_What you have to do:_ Across the entries below, the lines containing "were" should be counted and only their number returned.

_The input:_
■ ■ ■ ■ ■

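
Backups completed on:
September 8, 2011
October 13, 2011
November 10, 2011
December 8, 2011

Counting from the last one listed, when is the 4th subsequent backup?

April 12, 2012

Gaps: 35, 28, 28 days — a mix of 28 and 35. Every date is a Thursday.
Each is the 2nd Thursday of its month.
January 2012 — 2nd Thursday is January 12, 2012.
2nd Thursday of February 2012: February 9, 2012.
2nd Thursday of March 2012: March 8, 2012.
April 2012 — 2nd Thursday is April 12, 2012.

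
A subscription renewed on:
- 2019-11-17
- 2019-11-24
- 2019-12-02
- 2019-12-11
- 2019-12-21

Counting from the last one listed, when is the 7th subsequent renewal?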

■ ■ ■ ■ ■

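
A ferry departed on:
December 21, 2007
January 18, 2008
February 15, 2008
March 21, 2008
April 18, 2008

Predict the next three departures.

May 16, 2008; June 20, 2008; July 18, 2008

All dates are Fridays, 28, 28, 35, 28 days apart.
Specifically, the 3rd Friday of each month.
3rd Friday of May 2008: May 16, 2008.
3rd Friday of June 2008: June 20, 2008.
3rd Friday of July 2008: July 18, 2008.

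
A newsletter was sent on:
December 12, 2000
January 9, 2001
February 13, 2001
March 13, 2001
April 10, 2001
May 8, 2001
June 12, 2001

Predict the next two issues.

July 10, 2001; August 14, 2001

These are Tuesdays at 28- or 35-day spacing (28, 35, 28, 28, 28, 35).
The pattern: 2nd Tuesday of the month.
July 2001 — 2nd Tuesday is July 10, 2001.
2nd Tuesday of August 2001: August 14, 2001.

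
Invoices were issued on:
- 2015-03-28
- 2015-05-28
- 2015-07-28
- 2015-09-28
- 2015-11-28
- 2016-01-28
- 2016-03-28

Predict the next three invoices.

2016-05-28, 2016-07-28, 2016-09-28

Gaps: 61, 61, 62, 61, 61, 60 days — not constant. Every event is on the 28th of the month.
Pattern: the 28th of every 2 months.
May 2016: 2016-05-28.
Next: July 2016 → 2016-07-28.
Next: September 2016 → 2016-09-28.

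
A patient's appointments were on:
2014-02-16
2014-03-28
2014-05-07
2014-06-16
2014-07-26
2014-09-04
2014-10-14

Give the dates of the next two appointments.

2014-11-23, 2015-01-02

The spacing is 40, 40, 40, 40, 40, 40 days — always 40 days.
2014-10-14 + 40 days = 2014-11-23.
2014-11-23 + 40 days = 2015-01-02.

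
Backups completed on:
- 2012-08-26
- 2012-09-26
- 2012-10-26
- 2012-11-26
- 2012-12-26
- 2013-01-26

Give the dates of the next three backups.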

■ ■ ■ ■ ■

_Result of the task:_ 2